**WHAT TO DO**: Give back the full data character for character.

Records contained in a dataset

———

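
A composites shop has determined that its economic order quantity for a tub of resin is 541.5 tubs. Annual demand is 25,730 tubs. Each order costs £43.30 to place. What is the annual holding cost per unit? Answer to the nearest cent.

H ≈ £7.60

The basic EOQ model gives Q* = √(2DS/H); rearrange for the unknown.
From Q* = √(2DS/H): H = 2DS / Q*² = 2 × 25,730 × 43.3 / 541.5² = 7.5991.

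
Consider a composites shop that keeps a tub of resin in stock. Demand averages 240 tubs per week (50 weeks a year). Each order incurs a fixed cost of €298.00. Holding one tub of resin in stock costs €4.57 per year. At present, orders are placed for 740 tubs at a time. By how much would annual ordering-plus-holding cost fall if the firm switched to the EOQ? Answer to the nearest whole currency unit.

Annual demand D = 240 × 50 = 12,000.
EOQ = √(2DS/H) = √(2 × 12,000 × 298 / 4.57) ≈ 1251.00.
Cost at Q* = (D/Q*)S + (Q*/2)H = √(2DSH) ≈ €5,717.05.
Cost at Q = 740: (12,000/740)×298 + (740/2)×4.57 = €4,832.43 + €1,690.90 = €6,523.33.
Excess = €6,523.33 − €5,717.05 = €806.28.

Extra cost ≈ €806 per year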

———

**PROBLEM SOLUTION**:
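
A composites shop has determined that its economic order quantity for a tub of resin is 541.5 tubs. Annual demand is 25,730 tubs. Each order costs £43.30 to place. What is the annual holding cost per unit? Answer to the nearest cent.

H ≈ £7.60

The basic EOQ model gives Q* = √(2DS/H); rearrange for the unknown.
From Q* = √(2DS/H): H = 2DS / Q*² = 2 × 25,730 × 43.3 / 541.5² = 7.5991.

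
Consider a composites shop that keeps a tub of resin in stock. Demand averages 240 tubs per week (50 weeks a year). Each order incurs a fixed cost of €298.00. Holding one tub of resin in stock costs €4.57 per year. At present, orders are placed for 740 tubs at a time. By how much would annual ordering-plus-holding cost fall if the firm switched to the EOQ? Answer to the nearest whole currency unit.

Annual demand D = 240 × 50 = 12,000.
EOQ = √(2DS/H) = √(2 × 12,000 × 298 / 4.57) ≈ 1251.00.
Cost at Q* = (D/Q*)S + (Q*/2)H = √(2DSH) ≈ €5,717.05.
Cost at Q = 740: (12,000/740)×298 + (740/2)×4.57 = €4,832.43 + €1,690.90 = €6,523.33.
Excess = €6,523.33 − €5,717.05 = €806.28.

Extra cost ≈ €806 per year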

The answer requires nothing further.